Entries taken from a collection
--- START ---
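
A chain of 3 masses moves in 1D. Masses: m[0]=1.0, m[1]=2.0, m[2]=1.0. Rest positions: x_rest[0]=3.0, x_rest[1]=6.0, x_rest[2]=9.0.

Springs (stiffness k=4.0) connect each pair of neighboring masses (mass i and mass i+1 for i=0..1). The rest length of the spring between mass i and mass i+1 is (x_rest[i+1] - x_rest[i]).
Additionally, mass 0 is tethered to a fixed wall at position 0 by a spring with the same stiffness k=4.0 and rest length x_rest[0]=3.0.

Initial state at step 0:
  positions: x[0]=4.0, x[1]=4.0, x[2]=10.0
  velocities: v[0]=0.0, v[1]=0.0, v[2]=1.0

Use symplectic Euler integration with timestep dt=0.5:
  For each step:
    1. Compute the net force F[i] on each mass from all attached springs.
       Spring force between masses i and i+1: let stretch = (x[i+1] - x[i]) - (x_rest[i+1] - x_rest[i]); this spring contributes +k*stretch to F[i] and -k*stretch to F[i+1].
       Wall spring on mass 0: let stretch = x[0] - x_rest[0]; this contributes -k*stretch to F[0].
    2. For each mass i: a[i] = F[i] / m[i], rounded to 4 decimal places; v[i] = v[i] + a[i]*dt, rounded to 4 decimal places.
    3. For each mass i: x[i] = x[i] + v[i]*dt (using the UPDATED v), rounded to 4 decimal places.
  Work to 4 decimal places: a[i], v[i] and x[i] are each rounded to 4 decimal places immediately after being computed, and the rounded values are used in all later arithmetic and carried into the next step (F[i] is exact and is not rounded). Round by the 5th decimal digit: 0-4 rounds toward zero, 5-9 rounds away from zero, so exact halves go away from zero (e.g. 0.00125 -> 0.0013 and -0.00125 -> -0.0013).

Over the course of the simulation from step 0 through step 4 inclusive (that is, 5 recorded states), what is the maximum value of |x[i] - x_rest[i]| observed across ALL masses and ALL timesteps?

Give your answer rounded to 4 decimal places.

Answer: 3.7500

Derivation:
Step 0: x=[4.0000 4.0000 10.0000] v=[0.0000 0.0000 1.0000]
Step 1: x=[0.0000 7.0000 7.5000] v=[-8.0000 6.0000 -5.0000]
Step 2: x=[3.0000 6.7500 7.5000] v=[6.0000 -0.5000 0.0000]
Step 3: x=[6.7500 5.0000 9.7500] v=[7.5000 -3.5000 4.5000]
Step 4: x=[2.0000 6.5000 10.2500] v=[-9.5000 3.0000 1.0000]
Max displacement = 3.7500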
--- END ---
### About this exercise
Copy range, inclusive: the line holding "Additionally, mass 0" to the line holding "Use symplectic Euler". Reproduce exactly those lines of the records above and no others.

### Your response
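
Additionally, mass 0 is tethered to a fixed wall at position 0 by a spring with the same stiffness k=4.0 and rest length x_rest[0]=3.0.

Initial state at step 0:
  positions: x[0]=4.0, x[1]=4.0, x[2]=10.0
  velocities: v[0]=0.0, v[1]=0.0, v[2]=1.0

Use symplectic Euler integration with timestep dt=0.5: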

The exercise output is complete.